● Exercise description:
Everything in the listing below from the line containing "flange thickness h_f = 4.9 in" through the line containing "f'_c = 4500 psi, f_y = 60 ksi" must be repeated exactly; the remaining lines are not wanted.

● Records supplied:

'''

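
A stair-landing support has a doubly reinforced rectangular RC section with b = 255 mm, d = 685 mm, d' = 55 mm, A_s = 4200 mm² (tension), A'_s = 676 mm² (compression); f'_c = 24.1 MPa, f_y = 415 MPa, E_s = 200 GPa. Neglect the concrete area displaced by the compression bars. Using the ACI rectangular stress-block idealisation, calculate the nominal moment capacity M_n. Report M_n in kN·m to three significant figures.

Assume both tension and compression steel yield.
Net tension couple steel: A_s − A'_s = 3524 mm².
a = (A_s − A'_s) f_y / (0.85 f'_c b) = 1462460/(0.85 × 24.1 × 255) = 279.97 mm.
c = a/β₁ = 279.97/0.85 = 329.38 mm; ε'_s = 0.003(c − d')/c = 0.0025 ≥ f_y/E_s = 0.0021, so compression steel does yield.
M_n = (A_s − A'_s) f_y (d − a/2) + A'_s f_y (d − d') = [1462460 × (685 − 139.985) + 280540 × (685 − 55)] × 10⁻⁶ = 797.06 + 176.74 = 973.80 kN·m.

M_n ≈ 974 kN·m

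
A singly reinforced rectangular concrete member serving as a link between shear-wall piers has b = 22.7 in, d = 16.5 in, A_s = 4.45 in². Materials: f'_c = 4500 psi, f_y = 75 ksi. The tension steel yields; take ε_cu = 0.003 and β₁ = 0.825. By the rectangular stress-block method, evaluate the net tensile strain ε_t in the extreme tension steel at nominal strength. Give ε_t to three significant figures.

a = A_s f_y/(0.85 f'_c b) = 3.844 in.
β₁ = 0.825, so c = a/β₁ = 3.844/0.825 = 4.659 in.
From the linear strain diagram with ε_cu = 0.003: ε_t = 0.003 (d − c)/c = 0.003 × (16.5 − 4.659)/4.659 = 0.00762.
Since ε_t ≥ 0.005, the section is tension-controlled.

ε_t ≈ 0.00762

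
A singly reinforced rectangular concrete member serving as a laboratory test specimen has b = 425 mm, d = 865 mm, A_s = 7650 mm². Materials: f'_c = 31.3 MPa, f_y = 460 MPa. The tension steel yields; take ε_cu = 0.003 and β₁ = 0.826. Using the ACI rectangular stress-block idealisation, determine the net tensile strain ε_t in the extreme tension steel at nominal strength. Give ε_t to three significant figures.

ε_t ≈ 0.00389

a = A_s f_y/(0.85 f'_c b) = 311.22 mm.
β₁ = 0.826, so c = a/β₁ = 311.22/0.826 = 376.78 mm.
From the linear strain diagram with ε_cu = 0.003: ε_t = 0.003 (d − c)/c = 0.003 × (865 − 376.78)/376.78 = 0.00389.
ε_t < 0.004 — the section is over-reinforced for flexure under ACI limits.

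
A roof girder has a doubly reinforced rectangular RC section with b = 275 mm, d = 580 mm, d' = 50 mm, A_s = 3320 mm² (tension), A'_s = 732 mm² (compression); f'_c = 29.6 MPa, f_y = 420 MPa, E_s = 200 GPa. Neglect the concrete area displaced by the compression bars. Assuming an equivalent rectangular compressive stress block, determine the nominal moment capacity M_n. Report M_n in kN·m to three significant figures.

M_n ≈ 708 kN·m

Assume both tension and compression steel yield.
Net tension couple steel: A_s − A'_s = 2588 mm².
a = (A_s − A'_s) f_y / (0.85 f'_c b) = 1086960/(0.85 × 29.6 × 275) = 157.10 mm.
c = a/β₁ = 157.10/0.839 = 187.25 mm; ε'_s = 0.003(c − d')/c = 0.0022 ≥ f_y/E_s = 0.0021, so compression steel does yield.
M_n = (A_s − A'_s) f_y (d − a/2) + A'_s f_y (d − d') = [1086960 × (580 − 78.55) + 307440 × (580 − 50)] × 10⁻⁶ = 545.06 + 162.94 = 708.00 kN·m.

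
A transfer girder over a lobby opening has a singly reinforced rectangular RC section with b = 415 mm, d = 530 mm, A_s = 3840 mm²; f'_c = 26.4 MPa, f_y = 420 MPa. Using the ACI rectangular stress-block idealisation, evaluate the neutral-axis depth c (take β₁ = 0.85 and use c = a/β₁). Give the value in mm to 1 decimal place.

c ≈ 203.7 mm

T = A_s f_y = 3840 × 420 = 1612800 N = 1612.8 kN.
Setting C = 0.85 f'_c a b equal to T: a = 1612800/(0.85 × 26.4 × 415) = 173.185 mm.
With β₁ = 0.85, c = a/β₁ = 173.185/0.85 = 203.7 mm.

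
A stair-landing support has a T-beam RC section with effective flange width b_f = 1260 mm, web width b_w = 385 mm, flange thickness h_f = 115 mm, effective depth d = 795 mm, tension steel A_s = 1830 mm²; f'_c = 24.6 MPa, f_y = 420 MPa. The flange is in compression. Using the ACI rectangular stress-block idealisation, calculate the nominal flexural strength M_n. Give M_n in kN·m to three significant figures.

M_n ≈ 600 kN·m

Tension: T = A_s f_y = 1830 × 420 = 768600 N.
Try a within the flange: a = T/(0.85 f'_c b_f) = 768600/(0.85 × 24.6 × 1260) = 29.17 mm.
Since a = 29.17 ≤ h_f = 115 mm, the stress block lies entirely in the flange; analyse as a rectangular beam of width b_f.
M_n = T(d − a/2) = 768600 × (795 − 14.585) = 599.83 × 10⁶ N·mm.
M_n = 599.83 kN·m.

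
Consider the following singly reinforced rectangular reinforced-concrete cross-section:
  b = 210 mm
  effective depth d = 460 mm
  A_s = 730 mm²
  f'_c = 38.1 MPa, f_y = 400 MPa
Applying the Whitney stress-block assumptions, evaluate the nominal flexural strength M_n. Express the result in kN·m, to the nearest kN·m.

T = A_s f_y = 730 × 400 = 292000 N = 292 kN.
From C = T: a = T/(0.85 f'_c b) = 292000/(0.85 × 38.1 × 210) = 42.94 mm.
M_n = T(d − a/2) = 292 kN × (460 − 21.47) mm = 128.05 kN·m.

M_n ≈ 128 kN·m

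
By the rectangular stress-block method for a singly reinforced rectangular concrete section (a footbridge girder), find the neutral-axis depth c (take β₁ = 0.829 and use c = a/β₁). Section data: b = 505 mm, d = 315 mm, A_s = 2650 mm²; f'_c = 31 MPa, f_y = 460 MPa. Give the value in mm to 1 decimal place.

T = A_s f_y = 2650 × 460 = 1219000 N = 1219 kN.
Setting C = 0.85 f'_c a b equal to T: a = 1219000/(0.85 × 31 × 505) = 91.608 mm.
With β₁ = 0.829, c = a/β₁ = 91.608/0.829 = 110.5 mm.

c ≈ 110.5 mm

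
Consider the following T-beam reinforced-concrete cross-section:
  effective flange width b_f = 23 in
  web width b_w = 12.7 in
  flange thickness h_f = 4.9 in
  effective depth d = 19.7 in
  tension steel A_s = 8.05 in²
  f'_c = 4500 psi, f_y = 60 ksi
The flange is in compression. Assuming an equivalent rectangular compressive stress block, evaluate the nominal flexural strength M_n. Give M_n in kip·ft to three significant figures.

M_n ≈ 681 kip·ft

Tension: T = A_s f_y = 8.05 × 60 = 483 kips.
Try a within the flange: a = T/(0.85 f'_c b_f) = 483/(0.85 × 4.5 × 23) = 5.490 in.
a = 5.490 > h_f = 4.9 in: the block extends into the web. Split into flange-overhang and web parts.
C_f = 0.85 f'_c (b_f − b_w) h_f = 0.85 × 4.5 × (23 − 12.7) × 4.9 = 193.0 kips.
Remaining web compression depth: a_w = (T − C_f)/(0.85 f'_c b_w) = (483 − 193.0)/(0.85 × 4.5 × 12.7) = 5.970 in.
M_n = C_f(d − h_f/2) + (T − C_f)(d − a_w/2) = 193.0 × (19.7 − 2.45) + 290 × (19.7 − 2.985) = 3329.3 + 4847.4 = 8176.7 kip·in.
M_n = 8176.7/12 = 681.39 kip·ft.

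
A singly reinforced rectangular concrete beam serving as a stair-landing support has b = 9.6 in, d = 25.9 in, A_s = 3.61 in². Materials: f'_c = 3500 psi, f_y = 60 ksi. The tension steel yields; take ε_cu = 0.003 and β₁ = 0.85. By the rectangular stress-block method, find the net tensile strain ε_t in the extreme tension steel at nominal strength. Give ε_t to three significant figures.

a = A_s f_y/(0.85 f'_c b) = 7.584 in.
β₁ = 0.85, so c = a/β₁ = 7.584/0.85 = 8.922 in.
From the linear strain diagram with ε_cu = 0.003: ε_t = 0.003 (d − c)/c = 0.003 × (25.9 − 8.922)/8.922 = 0.00571.
Since ε_t ≥ 0.005, the section is tension-controlled.

ε_t ≈ 0.00571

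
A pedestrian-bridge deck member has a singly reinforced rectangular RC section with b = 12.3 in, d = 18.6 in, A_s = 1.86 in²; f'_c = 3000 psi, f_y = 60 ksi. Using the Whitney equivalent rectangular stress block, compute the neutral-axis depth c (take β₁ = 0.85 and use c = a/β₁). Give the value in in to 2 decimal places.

T = A_s f_y = 1.86 × 60 = 111.6 kips.
a = T/(0.85 f'_c b) = 111.6/(0.85 × 3 × 12.3) = 3.5581 in.
With β₁ = 0.85, c = a/β₁ = 3.5581/0.85 = 4.19 in.

c ≈ 4.19 in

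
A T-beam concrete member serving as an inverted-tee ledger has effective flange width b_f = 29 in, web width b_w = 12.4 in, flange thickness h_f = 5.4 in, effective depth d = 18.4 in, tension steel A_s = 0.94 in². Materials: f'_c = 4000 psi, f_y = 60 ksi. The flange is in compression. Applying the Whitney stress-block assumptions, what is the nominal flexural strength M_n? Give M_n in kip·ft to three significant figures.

M_n ≈ 85.1 kip·ft

Tension: T = A_s f_y = 0.94 × 60 = 56.4 kips.
Try a within the flange: a = T/(0.85 f'_c b_f) = 56.4/(0.85 × 4 × 29) = 0.572 in.
Since a = 0.572 ≤ h_f = 5.4 in, the stress block lies entirely in the flange; analyse as a rectangular beam of width b_f.
M_n = T(d − a/2) = 56.4 × (18.4 − 0.286) = 1021.6 kip·in.
M_n = 1021.6/12 = 85.13 kip·ft.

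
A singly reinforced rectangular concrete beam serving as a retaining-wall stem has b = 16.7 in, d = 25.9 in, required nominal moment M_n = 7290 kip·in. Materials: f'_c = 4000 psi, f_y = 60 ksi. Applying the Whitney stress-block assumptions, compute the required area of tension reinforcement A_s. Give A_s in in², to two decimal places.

A_s ≈ 5.25 in²

From M_n = 0.85 f'_c a b (d − a/2):
a = d − √(d² − 2M_n/(0.85 f'_c b)) = 25.9 − √(25.9² − 2 × 7290/(0.85 × 4 × 16.7)) = 5.552 in.
A_s = 0.85 f'_c a b / f_y = 0.85 × 4 × 5.552 × 16.7 / 60 = 5.254 in².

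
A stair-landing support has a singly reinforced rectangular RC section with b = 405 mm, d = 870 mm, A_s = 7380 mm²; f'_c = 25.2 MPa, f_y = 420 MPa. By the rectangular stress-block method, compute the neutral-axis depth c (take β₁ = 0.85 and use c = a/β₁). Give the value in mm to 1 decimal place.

c ≈ 420.4 mm

T = A_s f_y = 7380 × 420 = 3099600 N = 3099.6 kN.
Setting C = 0.85 f'_c a b equal to T: a = 3099600/(0.85 × 25.2 × 405) = 357.298 mm.
With β₁ = 0.85, c = a/β₁ = 357.298/0.85 = 420.4 mm.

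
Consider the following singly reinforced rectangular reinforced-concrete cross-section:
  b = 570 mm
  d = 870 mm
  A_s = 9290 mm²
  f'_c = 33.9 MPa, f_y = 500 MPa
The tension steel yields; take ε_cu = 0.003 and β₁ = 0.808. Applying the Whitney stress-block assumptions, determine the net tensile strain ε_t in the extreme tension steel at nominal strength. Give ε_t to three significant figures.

ε_t ≈ 0.00446

a = A_s f_y/(0.85 f'_c b) = 282.81 mm.
β₁ = 0.808, so c = a/β₁ = 282.81/0.808 = 350.01 mm.
From the linear strain diagram with ε_cu = 0.003: ε_t = 0.003 (d − c)/c = 0.003 × (870 − 350.01)/350.01 = 0.00446.
ε_t is between 0.004 and 0.005 — transition zone.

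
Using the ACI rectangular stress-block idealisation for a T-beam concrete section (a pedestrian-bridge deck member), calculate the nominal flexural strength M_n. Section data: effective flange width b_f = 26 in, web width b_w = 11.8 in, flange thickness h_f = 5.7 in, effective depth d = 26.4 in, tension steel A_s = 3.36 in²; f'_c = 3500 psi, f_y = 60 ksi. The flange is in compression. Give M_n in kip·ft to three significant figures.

Tension: T = A_s f_y = 3.36 × 60 = 201.6 kips.
Try a within the flange: a = T/(0.85 f'_c b_f) = 201.6/(0.85 × 3.5 × 26) = 2.606 in.
Since a = 2.606 ≤ h_f = 5.7 in, the stress block lies entirely in the flange; analyse as a rectangular beam of width b_f.
M_n = T(d − a/2) = 201.6 × (26.4 − 1.303) = 5059.6 kip·in.
M_n = 5059.6/12 = 421.63 kip·ft.

M_n ≈ 422 kip·ft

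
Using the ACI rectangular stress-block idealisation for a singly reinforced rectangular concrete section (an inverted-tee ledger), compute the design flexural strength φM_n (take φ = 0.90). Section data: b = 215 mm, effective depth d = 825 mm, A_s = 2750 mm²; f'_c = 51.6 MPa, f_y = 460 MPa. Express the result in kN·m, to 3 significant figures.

φM_n ≈ 863 kN·m

T = A_s f_y = 2750 × 460 = 1265000 N = 1265 kN.
From C = T: a = T/(0.85 f'_c b) = 1265000/(0.85 × 51.6 × 215) = 134.15 mm.
M_n = T(d − a/2) = 1265 kN × (825 − 67.075) mm = 958.78 kN·m.
φM_n = 0.90 × 958.78 = 862.90 kN·m.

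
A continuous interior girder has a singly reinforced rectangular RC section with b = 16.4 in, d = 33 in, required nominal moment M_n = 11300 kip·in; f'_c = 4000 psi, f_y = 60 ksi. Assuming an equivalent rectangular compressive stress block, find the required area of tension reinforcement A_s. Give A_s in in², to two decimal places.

A_s ≈ 6.37 in²

From M_n = 0.85 f'_c a b (d − a/2):
a = d − √(d² − 2M_n/(0.85 f'_c b)) = 33 − √(33² − 2 × 11300/(0.85 × 4 × 16.4)) = 6.853 in.
A_s = 0.85 f'_c a b / f_y = 0.85 × 4 × 6.853 × 16.4 / 60 = 6.369 in².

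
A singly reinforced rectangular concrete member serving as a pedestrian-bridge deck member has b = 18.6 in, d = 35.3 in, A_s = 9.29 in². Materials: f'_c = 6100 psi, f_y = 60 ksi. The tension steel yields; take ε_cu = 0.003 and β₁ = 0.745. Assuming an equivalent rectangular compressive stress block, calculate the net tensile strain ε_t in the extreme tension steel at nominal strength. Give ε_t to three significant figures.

ε_t ≈ 0.0107

a = A_s f_y/(0.85 f'_c b) = 5.780 in.
β₁ = 0.745, so c = a/β₁ = 5.780/0.745 = 7.758 in.
From the linear strain diagram with ε_cu = 0.003: ε_t = 0.003 (d − c)/c = 0.003 × (35.3 − 7.758)/7.758 = 0.0107.
Since ε_t ≥ 0.005, the section is tension-controlled.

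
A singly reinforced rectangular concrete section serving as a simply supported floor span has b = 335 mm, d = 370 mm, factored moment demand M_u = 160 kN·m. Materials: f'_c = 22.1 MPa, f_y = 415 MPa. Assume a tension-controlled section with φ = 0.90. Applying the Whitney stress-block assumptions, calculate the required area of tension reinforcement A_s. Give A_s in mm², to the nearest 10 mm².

M_n = M_u/φ = 160/0.90 = 177.778 kN·m.
With M_n = 0.85 f'_c a b (d − a/2), solve the quadratic for a:
a = d − √(d² − 2M_n/(0.85 f'_c b)) = 370 − √(370² − 2 × 177.778×10⁶/(0.85 × 22.1 × 335)) = 86.45 mm.
A_s = 0.85 f'_c a b / f_y = 0.85 × 22.1 × 86.45 × 335 / 415 = 1310.9 mm².

A_s ≈ 1310 mm²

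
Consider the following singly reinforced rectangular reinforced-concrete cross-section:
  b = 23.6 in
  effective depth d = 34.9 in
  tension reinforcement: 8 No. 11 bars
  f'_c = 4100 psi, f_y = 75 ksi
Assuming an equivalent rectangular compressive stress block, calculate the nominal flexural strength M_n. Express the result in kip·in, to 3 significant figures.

A_s = 8 × 1.56 = 12.48 in².
T = A_s f_y = 12.48 × 75 = 936 kips.
a = T/(0.85 f'_c b) = 936/(0.85 × 4.1 × 23.6) = 11.380 in.
M_n = T(d − a/2) = 936 × (34.9 − 5.69) = 27340.6 kip·in.

M_n ≈ 27300 kip·in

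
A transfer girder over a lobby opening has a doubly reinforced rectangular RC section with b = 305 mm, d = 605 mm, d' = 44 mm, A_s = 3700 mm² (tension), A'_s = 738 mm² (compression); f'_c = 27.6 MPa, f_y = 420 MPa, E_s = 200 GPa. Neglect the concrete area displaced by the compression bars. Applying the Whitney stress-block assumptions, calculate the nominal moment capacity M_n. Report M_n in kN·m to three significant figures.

M_n ≈ 818 kN·m

Assume both tension and compression steel yield.
Net tension couple steel: A_s − A'_s = 2962 mm².
a = (A_s − A'_s) f_y / (0.85 f'_c b) = 1244040/(0.85 × 27.6 × 305) = 173.86 mm.
c = a/β₁ = 173.86/0.85 = 204.54 mm; ε'_s = 0.003(c − d')/c = 0.0024 ≥ f_y/E_s = 0.0021, so compression steel does yield.
M_n = (A_s − A'_s) f_y (d − a/2) + A'_s f_y (d − d') = [1244040 × (605 − 86.93) + 309960 × (605 − 44)] × 10⁻⁶ = 644.50 + 173.89 = 818.39 kN·m.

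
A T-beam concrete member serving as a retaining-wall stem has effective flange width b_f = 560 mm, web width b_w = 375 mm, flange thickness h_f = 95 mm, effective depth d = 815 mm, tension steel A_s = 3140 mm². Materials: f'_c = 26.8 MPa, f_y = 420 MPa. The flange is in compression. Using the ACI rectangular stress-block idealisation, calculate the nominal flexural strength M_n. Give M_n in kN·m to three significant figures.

M_n ≈ 1010 kN·m

Tension: T = A_s f_y = 3140 × 420 = 1318800 N.
Try a within the flange: a = T/(0.85 f'_c b_f) = 1318800/(0.85 × 26.8 × 560) = 103.38 mm.
a = 103.38 > h_f = 95 mm: the block extends into the web. Split into flange-overhang and web parts.
C_f = 0.85 f'_c (b_f − b_w) h_f = 0.85 × 26.8 × (560 − 375) × 95 = 400359 N.
Remaining web compression depth: a_w = (T − C_f)/(0.85 f'_c b_w) = (1318800 − 400359)/(0.85 × 26.8 × 375) = 107.51 mm.
M_n = C_f(d − h_f/2) + (T − C_f)(d − a_w/2) = 400359 × (815 − 47.5) + 918441 × (815 − 53.755) = 307.28 + 699.16 = 1006.44 × 10⁶ N·mm.
M_n = 1006.44 kN·m.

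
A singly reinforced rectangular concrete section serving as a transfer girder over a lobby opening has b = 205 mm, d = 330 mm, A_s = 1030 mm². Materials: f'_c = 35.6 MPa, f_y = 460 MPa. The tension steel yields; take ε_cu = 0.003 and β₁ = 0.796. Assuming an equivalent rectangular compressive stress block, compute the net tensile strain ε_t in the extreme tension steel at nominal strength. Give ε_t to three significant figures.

ε_t ≈ 0.00732

a = A_s f_y/(0.85 f'_c b) = 76.38 mm.
β₁ = 0.796, so c = a/β₁ = 76.38/0.796 = 95.95 mm.
From the linear strain diagram with ε_cu = 0.003: ε_t = 0.003 (d − c)/c = 0.003 × (330 − 95.95)/95.95 = 0.00732.
Since ε_t ≥ 0.005, the section is tension-controlled.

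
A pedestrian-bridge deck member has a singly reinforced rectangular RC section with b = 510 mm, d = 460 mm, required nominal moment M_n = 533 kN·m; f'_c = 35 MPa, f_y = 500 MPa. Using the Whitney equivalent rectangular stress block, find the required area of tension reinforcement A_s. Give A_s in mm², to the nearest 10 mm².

With M_n = 0.85 f'_c a b (d − a/2), solve the quadratic for a:
a = d − √(d² − 2M_n/(0.85 f'_c b)) = 460 − √(460² − 2 × 533×10⁶/(0.85 × 35 × 510)) = 84.05 mm.
A_s = 0.85 f'_c a b / f_y = 0.85 × 35 × 84.05 × 510 / 500 = 2550.5 mm².

A_s ≈ 2550 mm²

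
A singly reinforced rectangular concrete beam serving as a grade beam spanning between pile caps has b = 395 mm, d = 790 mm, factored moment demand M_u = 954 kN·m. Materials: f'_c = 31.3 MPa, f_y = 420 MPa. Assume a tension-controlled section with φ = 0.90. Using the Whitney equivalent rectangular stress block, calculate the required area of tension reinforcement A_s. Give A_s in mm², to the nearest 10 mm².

M_n = M_u/φ = 954/0.90 = 1060 kN·m.
With M_n = 0.85 f'_c a b (d − a/2), solve the quadratic for a:
a = d − √(d² − 2M_n/(0.85 f'_c b)) = 790 − √(790² − 2 × 1060×10⁶/(0.85 × 31.3 × 395)) = 140.10 mm.
A_s = 0.85 f'_c a b / f_y = 0.85 × 31.3 × 140.10 × 395 / 420 = 3505.5 mm².

A_s ≈ 3510 mm²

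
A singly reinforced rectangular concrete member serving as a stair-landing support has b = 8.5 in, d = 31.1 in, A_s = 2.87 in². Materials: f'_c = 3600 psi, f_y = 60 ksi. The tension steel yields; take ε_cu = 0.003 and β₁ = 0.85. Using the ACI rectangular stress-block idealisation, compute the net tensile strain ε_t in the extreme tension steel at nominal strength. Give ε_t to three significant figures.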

'''

● Problem solution:
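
  flange thickness h_f = 4.9 in
  effective depth d = 19.7 in
  tension steel A_s = 8.05 in²
  f'_c = 4500 psi, f_y = 60 ksi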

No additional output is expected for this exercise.